## Instructions for the task
In the material below, find each line holding the string "were" and copy it.
- Opening Delimiter -
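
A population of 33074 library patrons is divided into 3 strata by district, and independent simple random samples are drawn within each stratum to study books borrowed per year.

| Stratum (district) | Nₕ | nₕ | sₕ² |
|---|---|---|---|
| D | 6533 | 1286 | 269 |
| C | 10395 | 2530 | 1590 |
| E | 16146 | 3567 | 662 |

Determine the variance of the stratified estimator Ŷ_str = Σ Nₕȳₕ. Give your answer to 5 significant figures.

Var(Ŷ_str) = Σₕ Nₕ²(1 − fₕ)sₕ²/nₕ.
D: 6533²·(1 − 1286/6533)·269/1286 = 7.1702621 × 10^6.
C: 10395²·(1 − 2530/10395)·1590/2530 = 5.1380677 × 10^7.
E: 16146²·(1 − 3567/16146)·662/3567 = 3.7693455 × 10^7.
Sum = 9.6244394 × 10^7.

9.6244 × 10^7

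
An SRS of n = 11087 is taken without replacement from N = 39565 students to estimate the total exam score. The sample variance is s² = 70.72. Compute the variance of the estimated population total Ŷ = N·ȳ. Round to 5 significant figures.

Var(Ŷ) = N²·Var(ȳ) = N²·(1 − n/N)·s²/n.
f = 11087/39565 = 0.28022242; Var(ȳ) = 0.71977758·70.72/11087 = 0.0045912033.
Var(Ŷ) = 39565² · 0.0045912033 = 7.1870202 × 10^6.

7.1870 × 10^6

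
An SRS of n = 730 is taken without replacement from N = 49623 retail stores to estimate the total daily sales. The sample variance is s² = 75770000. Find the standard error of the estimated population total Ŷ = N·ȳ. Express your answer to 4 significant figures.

Var(Ŷ) = N²·Var(ȳ) = N²·(1 − n/N)·s²/n.
f = 730/49623 = 0.01471092; Var(ȳ) = 0.98528908·75770000/730 = 102267.61.
Var(Ŷ) = 49623² · 102267.61 = 2.5182807 × 10^14.
SE(Ŷ) = √(2.5182807 × 10^14) = 1.587 × 10^7.

1.587 × 10^7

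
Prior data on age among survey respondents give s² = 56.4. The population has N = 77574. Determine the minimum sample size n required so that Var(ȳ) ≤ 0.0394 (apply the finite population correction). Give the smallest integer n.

1406

Without fpc, n₀ = s²/D = 56.4/0.0394 = 1431.4721.
With fpc, (1 − n/N)·s²/n ≤ D requires n ≥ n₀/(1 + n₀/N) = 1431.4721/(1 + 1431.4721/77574) = 1405.5358.
Rounding up, n = 1406.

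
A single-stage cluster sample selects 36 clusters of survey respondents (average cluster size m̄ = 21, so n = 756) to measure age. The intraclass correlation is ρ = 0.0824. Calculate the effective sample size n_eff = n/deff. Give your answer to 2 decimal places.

285.50

deff = 1 + (21 − 1)·0.0824 = 1 + 1.648 = 2.648.
n_eff = 756 / 2.648 = 285.50.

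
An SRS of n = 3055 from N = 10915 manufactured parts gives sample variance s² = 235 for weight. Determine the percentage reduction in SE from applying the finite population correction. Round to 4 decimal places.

15.1407

f = n/N = 3055/10915 = 0.27989006.
SE_no-fpc = √(s²/n) = 0.2773501; SE_fpc = √((1−f)s²/n) = 0.23535733.
Ratio = √(1−f) = 0.84859292. Reduction = 100·(1 − 0.84859292) = 15.1407%.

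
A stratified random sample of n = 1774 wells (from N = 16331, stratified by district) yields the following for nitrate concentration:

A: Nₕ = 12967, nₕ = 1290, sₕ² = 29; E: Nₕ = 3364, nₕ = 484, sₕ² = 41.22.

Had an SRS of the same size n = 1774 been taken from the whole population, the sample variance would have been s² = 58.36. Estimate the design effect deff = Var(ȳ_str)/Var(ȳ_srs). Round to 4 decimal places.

0.5407

Var(ȳ_str) = Σ Wₕ²(1−fₕ)sₕ²/nₕ with Wₕ = Nₕ/16331:
  A: (12967/16331)²·(1−1290/12967)·29/1290 = 0.012763022
  E: (3364/16331)²·(1−484/3364)·41.22/484 = 0.0030937523
  → Var(ȳ_str) = 0.015856774.
Var(ȳ_srs) = (1 − 1774/16331)·58.36/1774 = 0.029323835.
deff = 0.015856774 / 0.029323835 = 0.5407.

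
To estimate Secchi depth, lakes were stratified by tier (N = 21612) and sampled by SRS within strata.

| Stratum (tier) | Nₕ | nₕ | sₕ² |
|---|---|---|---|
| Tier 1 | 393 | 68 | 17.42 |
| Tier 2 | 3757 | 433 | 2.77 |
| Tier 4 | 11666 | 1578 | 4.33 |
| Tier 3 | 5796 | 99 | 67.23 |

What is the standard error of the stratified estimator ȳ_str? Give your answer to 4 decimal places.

0.2212

Var(ȳ_str) = Σₕ Wₕ²(1 − fₕ)sₕ²/nₕ with Wₕ = Nₕ/N, N = 21612.
Tier 1: Wₕ = 0.01818434; term = 0.01818434²·(1 − 0.17302799)·17.42/68 = 7.0052757 × 10^-5.
Tier 2: Wₕ = 0.17383861; term = 0.17383861²·(1 − 0.11525153)·2.77/433 = 1.7104255 × 10^-4.
Tier 4: Wₕ = 0.53979271; term = 0.53979271²·(1 − 0.13526487)·4.33/1578 = 6.9138193 × 10^-4.
Tier 3: Wₕ = 0.26818434; term = 0.26818434²·(1 − 0.01708075)·67.23/99 = 0.048007887.
Sum = 0.048940364.
SE = √(0.048940364) = 0.2212.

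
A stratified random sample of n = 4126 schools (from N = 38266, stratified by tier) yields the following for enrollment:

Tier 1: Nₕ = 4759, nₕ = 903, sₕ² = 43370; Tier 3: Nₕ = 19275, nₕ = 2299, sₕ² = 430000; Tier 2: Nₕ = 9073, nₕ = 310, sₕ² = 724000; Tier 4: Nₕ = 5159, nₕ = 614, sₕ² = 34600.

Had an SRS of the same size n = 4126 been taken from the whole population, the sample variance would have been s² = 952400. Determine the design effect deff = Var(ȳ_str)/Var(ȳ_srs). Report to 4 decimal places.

Var(ȳ_str) = Σ Wₕ²(1−fₕ)sₕ²/nₕ with Wₕ = Nₕ/38266:
  Tier 1: (4759/38266)²·(1−903/4759)·43370/903 = 0.60190544
  Tier 3: (19275/38266)²·(1−2299/19275)·430000/2299 = 41.795844
  Tier 2: (9073/38266)²·(1−310/9073)·724000/310 = 126.81028
  Tier 4: (5159/38266)²·(1−614/5159)·34600/614 = 0.90236244
  → Var(ȳ_str) = 170.11039.
Var(ȳ_srs) = (1 − 4126/38266)·952400/4126 = 205.93995.
deff = 170.11039 / 205.93995 = 0.8260.

0.8260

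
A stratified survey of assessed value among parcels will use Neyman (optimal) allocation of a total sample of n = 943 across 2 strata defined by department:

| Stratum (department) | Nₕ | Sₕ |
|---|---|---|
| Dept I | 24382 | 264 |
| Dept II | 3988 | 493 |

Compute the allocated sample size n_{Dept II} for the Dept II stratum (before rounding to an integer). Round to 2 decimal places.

Neyman allocation: nₕ = n·NₕSₕ / Σⱼ NⱼSⱼ.
Σ NⱼSⱼ = 24382·264 + 3988·493 = 8.402932 × 10^6.
n_{Dept II} = 943·3988·493 / (8.402932 × 10^6) = 220.64.

220.64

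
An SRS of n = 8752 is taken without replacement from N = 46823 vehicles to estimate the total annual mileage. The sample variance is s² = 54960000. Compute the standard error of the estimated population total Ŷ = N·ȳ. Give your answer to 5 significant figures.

3.3458 × 10^6

Var(Ŷ) = N²·Var(ȳ) = N²·(1 − n/N)·s²/n.
f = 8752/46823 = 0.18691669; Var(ȳ) = 0.81308331·54960000/8752 = 5105.9254.
Var(Ŷ) = 46823² · 5105.9254 = 1.1194197 × 10^13.
SE(Ŷ) = √(1.1194197 × 10^13) = 3.3458 × 10^6.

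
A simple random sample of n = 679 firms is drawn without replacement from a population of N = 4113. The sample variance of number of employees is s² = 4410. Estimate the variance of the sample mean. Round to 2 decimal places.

5.42

Under SRS without replacement, Var(ȳ) = (1 − f)·s²/n with f = n/N = 679/4113 = 0.16508631.
Var(ȳ) = (1 − 0.16508631)·4410/679 = 0.83491369·6.4948454 = 5.4226353.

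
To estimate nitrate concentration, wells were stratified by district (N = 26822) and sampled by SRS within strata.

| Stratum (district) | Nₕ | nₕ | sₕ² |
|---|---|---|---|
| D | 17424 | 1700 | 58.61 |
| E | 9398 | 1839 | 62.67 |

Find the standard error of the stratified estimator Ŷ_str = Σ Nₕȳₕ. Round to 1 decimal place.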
- Closing Delimiter -
## Your response
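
To estimate Secchi depth, lakes were stratified by tier (N = 21612) and sampled by SRS within strata.
To estimate nitrate concentration, wells were stratified by district (N = 26822) and sampled by SRS within strata.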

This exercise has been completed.